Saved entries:
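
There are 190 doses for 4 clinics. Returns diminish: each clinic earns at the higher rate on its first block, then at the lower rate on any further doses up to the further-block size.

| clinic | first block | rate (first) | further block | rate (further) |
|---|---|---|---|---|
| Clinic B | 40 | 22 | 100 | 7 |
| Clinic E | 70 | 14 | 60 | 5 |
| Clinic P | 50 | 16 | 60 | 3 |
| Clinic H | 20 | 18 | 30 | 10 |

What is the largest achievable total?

Order all 8 blocks by rate: Clinic B/first 22 > Clinic H/first 18 > Clinic P/first 16 > Clinic E/first 14 > Clinic H/second 10 > Clinic B/second 7 > Clinic E/second 5 > Clinic P/second 3.
Clinic B/first (22): +40 — 150 left.
Clinic H first at 18: fill all 20 — 130 left.
Clinic P/first (16): +50 — 80 left.
Clinic E/first (14): +70 — 10 left.
10 remain; put them into Clinic H second at 10.
Total = 22×40 + 18×20 + 16×50 + 14×70 + 10×10 = 3120.

3120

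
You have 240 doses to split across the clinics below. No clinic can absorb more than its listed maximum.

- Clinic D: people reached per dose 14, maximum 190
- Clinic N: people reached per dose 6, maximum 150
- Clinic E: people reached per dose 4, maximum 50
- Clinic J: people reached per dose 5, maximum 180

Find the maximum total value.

2960

Order the clinics by people reached per dose: Clinic D 14 > Clinic N 6 > Clinic J 5 > Clinic E 4.
Give Clinic D 190 to hit its cap of 190 — 50 left.
Clinic N: +50 (room for 150) → 50. Pool exhausted.
Total = 14×190 + 6×50 = 2960.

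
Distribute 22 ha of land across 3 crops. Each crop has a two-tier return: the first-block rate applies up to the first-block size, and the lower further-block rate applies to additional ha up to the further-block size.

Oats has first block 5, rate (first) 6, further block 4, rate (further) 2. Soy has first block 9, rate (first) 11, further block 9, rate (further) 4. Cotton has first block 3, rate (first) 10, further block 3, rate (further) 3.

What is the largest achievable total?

Order all 6 blocks by rate: Soy/T1 11 > Cotton/T1 10 > Oats/T1 6 > Soy/T2 4 > Cotton/T2 3 > Oats/T2 2.
Fill Soy T1 block (9 at 11) → 13 left.
Fill Cotton T1 block (3 at 10) → 10 left.
Oats T1 at 6: fill all 5 → 5 left.
Soy T2 at 4: only 5 left, fill 5.
Total = 11×9 + 10×3 + 6×5 + 4×5 = 179.

179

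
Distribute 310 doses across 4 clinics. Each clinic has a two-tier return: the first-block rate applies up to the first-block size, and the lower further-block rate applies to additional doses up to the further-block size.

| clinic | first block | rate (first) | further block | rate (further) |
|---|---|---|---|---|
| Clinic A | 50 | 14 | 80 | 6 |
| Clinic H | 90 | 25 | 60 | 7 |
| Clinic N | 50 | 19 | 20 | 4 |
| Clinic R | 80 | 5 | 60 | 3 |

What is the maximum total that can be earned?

4680

Order all 8 blocks by rate: Clinic H/T1 25 > Clinic N/T1 19 > Clinic A/T1 14 > Clinic H/T2 7 > Clinic A/T2 6 > Clinic R/T1 5 > Clinic N/T2 4 > Clinic R/T2 3.
Fill Clinic H T1 block (90 at 25) ; 220 left.
Fill Clinic N T1 block (50 at 19) ; 170 left.
Clinic A/T1 (14): +50 ; 120 left.
Clinic H T2 at 7: fill all 60 ; 60 left.
Clinic A/T2: +60 of 80 at 6; pool empty.
Total = 25×90 + 19×50 + 14×50 + 7×60 + 6×60 = 4680.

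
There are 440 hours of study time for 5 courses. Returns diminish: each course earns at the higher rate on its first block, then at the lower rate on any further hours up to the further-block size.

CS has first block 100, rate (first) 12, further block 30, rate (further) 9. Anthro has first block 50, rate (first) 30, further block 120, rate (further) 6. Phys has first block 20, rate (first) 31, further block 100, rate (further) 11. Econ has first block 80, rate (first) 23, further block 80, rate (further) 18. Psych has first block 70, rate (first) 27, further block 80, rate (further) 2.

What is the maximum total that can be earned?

Rank every tier by rate: Phys/T1 31 > Anthro/T1 30 > Psych/T1 27 > Econ/T1 23 > Econ/T2 18 > CS/T1 12 > Phys/T2 11 > CS/T2 9 > Anthro/T2 6 > Psych/T2 2.
Phys T1 at 31: fill all 20 → 420 left.
Fill Anthro T1 block (50 at 30) → 370 left.
Psych/T1 (27): +70 → 300 left.
Econ/T1 (23): +80 → 220 left.
Econ T2 at 18: fill all 80 → 140 left.
CS/T1 (12): +100 → 40 left.
Phys/T2: +40 of 100 at 11; pool empty.
Total = 31×20 + 30×50 + 27×70 + 23×80 + 18×80 + 12×100 + 11×40 = 8930.

8930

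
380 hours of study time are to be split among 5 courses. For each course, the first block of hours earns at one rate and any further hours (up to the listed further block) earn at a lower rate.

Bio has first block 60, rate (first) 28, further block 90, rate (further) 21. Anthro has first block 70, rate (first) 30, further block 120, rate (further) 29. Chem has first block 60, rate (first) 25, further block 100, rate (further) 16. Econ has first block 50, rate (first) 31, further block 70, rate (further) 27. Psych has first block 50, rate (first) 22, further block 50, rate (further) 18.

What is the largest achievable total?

Treat each block as its own option and order by rate: Econ/T1 31 > Anthro/T1 30 > Anthro/T2 29 > Bio/T1 28 > Econ/T2 27 > Chem/T1 25 > Psych/T1 22 > Bio/T2 21 > Psych/T2 18 > Chem/T2 16.
Econ T1 at 31: fill all 50 — 330 left.
Anthro T1 at 30: fill all 70 — 260 left.
Fill Anthro T2 block (120 at 29) — 140 left.
Bio T1 at 28: fill all 60 — 80 left.
Econ/T2 (27): +70 — 10 left.
10 remain; put them into Chem T1 at 25.
Total = 31×50 + 30×70 + 29×120 + 28×60 + 27×70 + 25×10 = 10950.

10950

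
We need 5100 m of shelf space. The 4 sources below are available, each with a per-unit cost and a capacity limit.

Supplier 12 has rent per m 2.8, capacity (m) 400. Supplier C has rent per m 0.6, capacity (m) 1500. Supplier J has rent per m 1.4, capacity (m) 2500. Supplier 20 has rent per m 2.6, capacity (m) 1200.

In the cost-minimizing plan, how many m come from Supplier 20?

Use sources in increasing cost order.
Take 1500 from Supplier C at 0.6 → need 3600 more.
Supplier J (1.4): use full 2500 → 1100 m to go.
Supplier 20 at 2.6: take 1100 of its 1200 → requirement met.
Supplier 12: unused.

1100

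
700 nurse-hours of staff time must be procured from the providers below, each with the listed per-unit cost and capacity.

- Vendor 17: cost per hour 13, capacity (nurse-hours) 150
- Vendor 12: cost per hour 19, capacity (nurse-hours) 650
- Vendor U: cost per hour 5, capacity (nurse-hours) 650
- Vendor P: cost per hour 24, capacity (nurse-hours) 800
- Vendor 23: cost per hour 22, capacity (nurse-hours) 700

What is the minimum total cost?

3900

Fill from the cheapest provider first.
Take 650 from Vendor U at 5 ; need 50 more.
Vendor 17 (13): take the remaining 50 ; done.
Vendor 12, Vendor 23, Vendor P: unused.
Cost = 650×5 + 50×13 = 3900.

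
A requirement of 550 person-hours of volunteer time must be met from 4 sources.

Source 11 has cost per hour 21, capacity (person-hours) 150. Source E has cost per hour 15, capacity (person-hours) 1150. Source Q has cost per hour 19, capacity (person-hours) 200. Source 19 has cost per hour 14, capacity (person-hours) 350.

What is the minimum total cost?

7900

Fill from the cheapest source first.
Source 19 at 14: take all 350 person-hours — 200 still needed.
Take 200 from Source E at 15 to finish.
Source Q, Source 11: unused.
Cost = 350×14 + 200×15 = 7900.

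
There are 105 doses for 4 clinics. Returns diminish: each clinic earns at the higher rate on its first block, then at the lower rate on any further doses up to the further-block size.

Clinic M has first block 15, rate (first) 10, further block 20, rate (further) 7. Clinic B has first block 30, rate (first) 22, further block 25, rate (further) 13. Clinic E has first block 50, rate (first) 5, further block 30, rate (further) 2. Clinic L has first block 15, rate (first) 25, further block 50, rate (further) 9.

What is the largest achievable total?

1690

Rank every tier by rate: Clinic L/T1 25 > Clinic B/T1 22 > Clinic B/T2 13 > Clinic M/T1 10 > Clinic L/T2 9 > Clinic M/T2 7 > Clinic E/T1 5 > Clinic E/T2 2.
Clinic L/T1 (25): +15 → 90 left.
Clinic B/T1 (22): +30 → 60 left.
Clinic B/T2 (13): +25 → 35 left.
Fill Clinic M T1 block (15 at 10) → 20 left.
Clinic L/T2: +20 of 50 at 9; pool empty.
Total = 25×15 + 22×30 + 13×25 + 10×15 + 9×20 = 1690.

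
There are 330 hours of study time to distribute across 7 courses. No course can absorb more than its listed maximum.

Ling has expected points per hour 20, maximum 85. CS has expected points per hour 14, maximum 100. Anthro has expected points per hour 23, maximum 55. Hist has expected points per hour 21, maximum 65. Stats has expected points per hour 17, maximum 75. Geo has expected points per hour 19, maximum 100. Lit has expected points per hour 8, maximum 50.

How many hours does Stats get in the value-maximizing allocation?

Highest expected points per hour first: Anthro 23 > Hist 21 > Ling 20 > Geo 19 > Stats 17 > CS 14 > Lit 8.
Anthro takes 55 to reach its cap of 55 → 275 left.
Give Hist 65 to hit its cap of 65 → 210 left.
Give Ling 85 to hit its cap of 85 → 125 left.
Geo takes 100 to reach its cap of 100 → 25 left.
Stats has room for 75 but only 25 remain, so it gets 25.

25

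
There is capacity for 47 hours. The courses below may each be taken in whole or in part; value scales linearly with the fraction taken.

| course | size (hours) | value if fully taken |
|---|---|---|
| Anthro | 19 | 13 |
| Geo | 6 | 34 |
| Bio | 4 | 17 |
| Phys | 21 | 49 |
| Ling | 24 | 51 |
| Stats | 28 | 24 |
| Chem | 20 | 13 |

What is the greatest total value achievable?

134

Sort by value density: Geo 34/6≈5.67, Bio 17/4≈4.25, Phys 49/21≈2.33, Ling 51/24≈2.12, Stats 24/28≈0.857, Anthro 13/19≈0.684, Chem 13/20≈0.65.
Geo: take in full, 6 hours for value 34 ; 41 left.
All 4 hours of Bio fit (value 17) ; 37 remain.
Take all of Phys (21 hours, value 49) ; 16 hours left.
Fill the last 16 hours with part of Ling: 16/24 of it earns 34.
Total value = 134.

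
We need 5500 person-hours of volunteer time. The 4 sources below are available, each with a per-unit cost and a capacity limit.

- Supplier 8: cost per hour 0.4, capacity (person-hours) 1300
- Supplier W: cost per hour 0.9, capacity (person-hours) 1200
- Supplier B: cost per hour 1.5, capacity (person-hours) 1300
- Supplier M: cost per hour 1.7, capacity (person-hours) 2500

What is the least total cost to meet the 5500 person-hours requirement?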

#### [Assigned task]
Above are records; repeat only the lines starting at the line with "There are 330" and ending at the line with "Ling has expected", exactly as they appear, both included.

#### [Answer]
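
There are 330 hours of study time to distribute across 7 courses. No course can absorb more than its listed maximum.

Ling has expected points per hour 20, maximum 85. CS has expected points per hour 14, maximum 100. Anthro has expected points per hour 23, maximum 55. Hist has expected points per hour 21, maximum 65. Stats has expected points per hour 17, maximum 75. Geo has expected points per hour 19, maximum 100. Lit has expected points per hour 8, maximum 50.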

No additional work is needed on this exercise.